### Brief
Print the whole listing, keeping every line exactly as given.

### Available records
======

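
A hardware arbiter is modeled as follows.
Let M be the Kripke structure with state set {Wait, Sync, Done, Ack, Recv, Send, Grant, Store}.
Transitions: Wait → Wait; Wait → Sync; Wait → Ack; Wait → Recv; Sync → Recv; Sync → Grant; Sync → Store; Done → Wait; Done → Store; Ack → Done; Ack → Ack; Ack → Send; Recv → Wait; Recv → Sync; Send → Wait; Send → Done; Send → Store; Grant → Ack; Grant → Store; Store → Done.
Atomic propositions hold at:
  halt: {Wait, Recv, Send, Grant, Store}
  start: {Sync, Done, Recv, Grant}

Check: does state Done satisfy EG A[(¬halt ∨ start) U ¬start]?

Sat(¬halt) = {Sync, Done, Ack}
Sat(¬halt ∨ start) = {Sync, Done, Ack, Recv, Grant}
Sat(¬start) = {Wait, Ack, Send, Store}
A[(¬halt ∨ start) U ¬start]: least fixpoint, start Z0 = Sat(¬start) = {Wait, Ack, Send, Store}, add states in Sat(¬halt ∨ start) with every successor in Z. Z1 = {Wait, Done, Ack, Send, Grant, Store}; fixed.
Sat(A[(¬halt ∨ start) U ¬start]) = {Wait, Done, Ack, Send, Grant, Store}
EG A[(¬halt ∨ start) U ¬start]: greatest fixpoint, start Z0 = {Wait, Done, Ack, Send, Grant, Store}, keep only states in Sat with some successor in Z. Already a fixed point.
Sat(EG A[(¬halt ∨ start) U ¬start]) = {Wait, Done, Ack, Send, Grant, Store}
Done ∈ Sat(EG A[(¬halt ∨ start) U ¬start]) = {Wait, Done, Ack, Send, Grant, Store}, so the formula holds at Done.

Yes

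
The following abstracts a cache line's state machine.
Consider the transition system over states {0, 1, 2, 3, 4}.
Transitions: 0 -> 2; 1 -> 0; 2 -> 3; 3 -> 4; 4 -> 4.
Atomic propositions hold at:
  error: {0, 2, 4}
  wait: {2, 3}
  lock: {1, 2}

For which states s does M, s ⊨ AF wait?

{0, 1, 2, 3}

AF wait: least fixpoint, start Z0 = {2, 3}, add states with every successor in Z. Z1 = {0, 2, 3}; Z2 = {0, 1, 2, 3}; fixed.
Sat(AF wait) = {0, 1, 2, 3}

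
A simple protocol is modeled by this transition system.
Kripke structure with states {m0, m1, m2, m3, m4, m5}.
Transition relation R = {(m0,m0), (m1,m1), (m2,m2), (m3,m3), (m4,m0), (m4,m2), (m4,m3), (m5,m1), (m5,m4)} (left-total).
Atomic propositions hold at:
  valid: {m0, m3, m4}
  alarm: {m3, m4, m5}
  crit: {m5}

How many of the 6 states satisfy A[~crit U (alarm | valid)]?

Sat(~crit) = {m0, m1, m2, m3, m4}
Sat(alarm | valid) = {m0, m3, m4, m5}
A[~crit U (alarm | valid)]: least fixpoint, start Z0 = Sat((alarm | valid)) = {m0, m3, m4, m5}, add states in Sat(~crit) with every successor in Z. Already a fixed point.
Sat(A[~crit U (alarm | valid)]) = {m0, m3, m4, m5}
|Sat(A[~crit U (alarm | valid)])| = |{m0, m3, m4, m5}| = 4.

4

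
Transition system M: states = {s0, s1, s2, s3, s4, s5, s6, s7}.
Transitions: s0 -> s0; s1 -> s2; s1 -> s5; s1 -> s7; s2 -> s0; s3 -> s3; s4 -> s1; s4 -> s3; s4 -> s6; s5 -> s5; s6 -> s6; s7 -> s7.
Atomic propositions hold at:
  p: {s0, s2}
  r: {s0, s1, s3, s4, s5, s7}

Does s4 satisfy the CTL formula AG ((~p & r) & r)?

Sat(~p) = {s1, s3, s4, s5, s6, s7}
Sat(~p & r) = {s1, s3, s4, s5, s7}
Sat((~p & r) & r) = {s1, s3, s4, s5, s7}
AG ((~p & r) & r): greatest fixpoint, start Z0 = {s1, s3, s4, s5, s7}, keep only states in Sat with every successor in Z. Z1 = {s3, s5, s7}; fixed.
Sat(AG ((~p & r) & r)) = {s3, s5, s7}
s4 ∉ Sat(AG ((~p & r) & r)) = {s3, s5, s7}, so the formula does not hold at s4.

No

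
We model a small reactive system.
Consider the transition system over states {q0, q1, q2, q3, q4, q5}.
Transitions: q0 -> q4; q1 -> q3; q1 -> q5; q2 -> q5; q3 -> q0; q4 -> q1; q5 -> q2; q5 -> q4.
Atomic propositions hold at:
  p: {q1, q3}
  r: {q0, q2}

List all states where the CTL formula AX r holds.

{q3}

Sat(AX r) = {s : every successor in {q0, q2}} = {q3}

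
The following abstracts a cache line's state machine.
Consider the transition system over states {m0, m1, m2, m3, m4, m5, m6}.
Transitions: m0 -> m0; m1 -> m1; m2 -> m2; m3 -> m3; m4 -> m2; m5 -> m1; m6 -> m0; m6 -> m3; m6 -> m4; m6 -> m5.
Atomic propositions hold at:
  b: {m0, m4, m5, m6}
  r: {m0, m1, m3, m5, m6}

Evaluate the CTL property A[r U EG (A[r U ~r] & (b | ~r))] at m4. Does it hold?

Yes

Sat(~r) = {m2, m4}
A[r U ~r]: least fixpoint, start Z0 = Sat(~r) = {m2, m4}, add states in Sat(r) with every successor in Z. Already a fixed point.
Sat(A[r U ~r]) = {m2, m4}
Sat(b | ~r) = {m0, m2, m4, m5, m6}
Sat(A[r U ~r] & (b | ~r)) = {m2, m4}
EG (A[r U ~r] & (b | ~r)): greatest fixpoint, start Z0 = {m2, m4}, keep only states in Sat with some successor in Z. Already a fixed point.
Sat(EG (A[r U ~r] & (b | ~r))) = {m2, m4}
A[r U EG (A[r U ~r] & (b | ~r))]: least fixpoint, start Z0 = Sat(EG (A[r U ~r] & (b | ~r))) = {m2, m4}, add states in Sat(r) with every successor in Z. Already a fixed point.
Sat(A[r U EG (A[r U ~r] & (b | ~r))]) = {m2, m4}
m4 ∈ Sat(A[r U EG (A[r U ~r] & (b | ~r))]) = {m2, m4}, so the formula holds at m4.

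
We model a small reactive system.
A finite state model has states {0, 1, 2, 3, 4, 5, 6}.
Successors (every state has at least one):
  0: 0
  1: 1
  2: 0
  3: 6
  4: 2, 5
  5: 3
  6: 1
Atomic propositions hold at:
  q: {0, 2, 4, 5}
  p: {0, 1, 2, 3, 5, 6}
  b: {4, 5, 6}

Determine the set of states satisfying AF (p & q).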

======

### Written response
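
A hardware arbiter is modeled as follows.
Let M be the Kripke structure with state set {Wait, Sync, Done, Ack, Recv, Send, Grant, Store}.
Transitions: Wait → Wait; Wait → Sync; Wait → Ack; Wait → Recv; Sync → Recv; Sync → Grant; Sync → Store; Done → Wait; Done → Store; Ack → Done; Ack → Ack; Ack → Send; Recv → Wait; Recv → Sync; Send → Wait; Send → Done; Send → Store; Grant → Ack; Grant → Store; Store → Done.
Atomic propositions hold at:
  halt: {Wait, Recv, Send, Grant, Store}
  start: {Sync, Done, Recv, Grant}

Check: does state Done satisfy EG A[(¬halt ∨ start) U ¬start]?

Sat(¬halt) = {Sync, Done, Ack}
Sat(¬halt ∨ start) = {Sync, Done, Ack, Recv, Grant}
Sat(¬start) = {Wait, Ack, Send, Store}
A[(¬halt ∨ start) U ¬start]: least fixpoint, start Z0 = Sat(¬start) = {Wait, Ack, Send, Store}, add states in Sat(¬halt ∨ start) with every successor in Z. Z1 = {Wait, Done, Ack, Send, Grant, Store}; fixed.
Sat(A[(¬halt ∨ start) U ¬start]) = {Wait, Done, Ack, Send, Grant, Store}
EG A[(¬halt ∨ start) U ¬start]: greatest fixpoint, start Z0 = {Wait, Done, Ack, Send, Grant, Store}, keep only states in Sat with some successor in Z. Already a fixed point.
Sat(EG A[(¬halt ∨ start) U ¬start]) = {Wait, Done, Ack, Send, Grant, Store}
Done ∈ Sat(EG A[(¬halt ∨ start) U ¬start]) = {Wait, Done, Ack, Send, Grant, Store}, so the formula holds at Done.

Yes

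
The following abstracts a cache line's state machine.
Consider the transition system over states {0, 1, 2, 3, 4}.
Transitions: 0 -> 2; 1 -> 0; 2 -> 3; 3 -> 4; 4 -> 4.
Atomic propositions hold at:
  error: {0, 2, 4}
  wait: {2, 3}
  lock: {1, 2}

For which states s does M, s ⊨ AF wait?

{0, 1, 2, 3}

AF wait: least fixpoint, start Z0 = {2, 3}, add states with every successor in Z. Z1 = {0, 2, 3}; Z2 = {0, 1, 2, 3}; fixed.
Sat(AF wait) = {0, 1, 2, 3}

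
A simple protocol is modeled by this transition system.
Kripke structure with states {m0, m1, m2, m3, m4, m5}.
Transition relation R = {(m0,m0), (m1,m1), (m2,m2), (m3,m3), (m4,m0), (m4,m2), (m4,m3), (m5,m1), (m5,m4)} (left-total).
Atomic propositions hold at:
  valid: {m0, m3, m4}
  alarm: {m3, m4, m5}
  crit: {m5}

How many of the 6 states satisfy A[~crit U (alarm | valid)]?

Sat(~crit) = {m0, m1, m2, m3, m4}
Sat(alarm | valid) = {m0, m3, m4, m5}
A[~crit U (alarm | valid)]: least fixpoint, start Z0 = Sat((alarm | valid)) = {m0, m3, m4, m5}, add states in Sat(~crit) with every successor in Z. Already a fixed point.
Sat(A[~crit U (alarm | valid)]) = {m0, m3, m4, m5}
|Sat(A[~crit U (alarm | valid)])| = |{m0, m3, m4, m5}| = 4.

4

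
Transition system M: states = {s0, s1, s2, s3, s4, s5, s6, s7}.
Transitions: s0 -> s0; s1 -> s2; s1 -> s5; s1 -> s7; s2 -> s0; s3 -> s3; s4 -> s1; s4 -> s3; s4 -> s6; s5 -> s5; s6 -> s6; s7 -> s7.
Atomic propositions hold at:
  p: {s0, s2}
  r: {s0, s1, s3, s4, s5, s7}

Does s4 satisfy the CTL formula AG ((~p & r) & r)?

Sat(~p) = {s1, s3, s4, s5, s6, s7}
Sat(~p & r) = {s1, s3, s4, s5, s7}
Sat((~p & r) & r) = {s1, s3, s4, s5, s7}
AG ((~p & r) & r): greatest fixpoint, start Z0 = {s1, s3, s4, s5, s7}, keep only states in Sat with every successor in Z. Z1 = {s3, s5, s7}; fixed.
Sat(AG ((~p & r) & r)) = {s3, s5, s7}
s4 ∉ Sat(AG ((~p & r) & r)) = {s3, s5, s7}, so the formula does not hold at s4.

No

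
We model a small reactive system.
Consider the transition system over states {q0, q1, q2, q3, q4, q5}.
Transitions: q0 -> q4; q1 -> q3; q1 -> q5; q2 -> q5; q3 -> q0; q4 -> q1; q5 -> q2; q5 -> q4.
Atomic propositions hold at:
  p: {q1, q3}
  r: {q0, q2}

List all states where the CTL formula AX r holds.

{q3}

Sat(AX r) = {s : every successor in {q0, q2}} = {q3}

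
The following abstracts a cache line's state machine.
Consider the transition system over states {m0, m1, m2, m3, m4, m5, m6}.
Transitions: m0 -> m0; m1 -> m1; m2 -> m2; m3 -> m3; m4 -> m2; m5 -> m1; m6 -> m0; m6 -> m3; m6 -> m4; m6 -> m5.
Atomic propositions hold at:
  b: {m0, m4, m5, m6}
  r: {m0, m1, m3, m5, m6}

Evaluate the CTL property A[r U EG (A[r U ~r] & (b | ~r))] at m4. Does it hold?

Yes

Sat(~r) = {m2, m4}
A[r U ~r]: least fixpoint, start Z0 = Sat(~r) = {m2, m4}, add states in Sat(r) with every successor in Z. Already a fixed point.
Sat(A[r U ~r]) = {m2, m4}
Sat(b | ~r) = {m0, m2, m4, m5, m6}
Sat(A[r U ~r] & (b | ~r)) = {m2, m4}
EG (A[r U ~r] & (b | ~r)): greatest fixpoint, start Z0 = {m2, m4}, keep only states in Sat with some successor in Z. Already a fixed point.
Sat(EG (A[r U ~r] & (b | ~r))) = {m2, m4}
A[r U EG (A[r U ~r] & (b | ~r))]: least fixpoint, start Z0 = Sat(EG (A[r U ~r] & (b | ~r))) = {m2, m4}, add states in Sat(r) with every successor in Z. Already a fixed point.
Sat(A[r U EG (A[r U ~r] & (b | ~r))]) = {m2, m4}
m4 ∈ Sat(A[r U EG (A[r U ~r] & (b | ~r))]) = {m2, m4}, so the formula holds at m4.

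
We model a small reactive system.
A finite state model has states {0, 1, 2, 3, 4, 5, 6}.
Successors (every state has at least one):
  0: 0
  1: 1
  2: 0
  3: 6
  4: 2, 5
  5: 3
  6: 1
Atomic propositions hold at:
  q: {0, 2, 4, 5}
  p: {0, 1, 2, 3, 5, 6}
  b: {4, 5, 6}

Determine the set of states satisfying AF (p & q).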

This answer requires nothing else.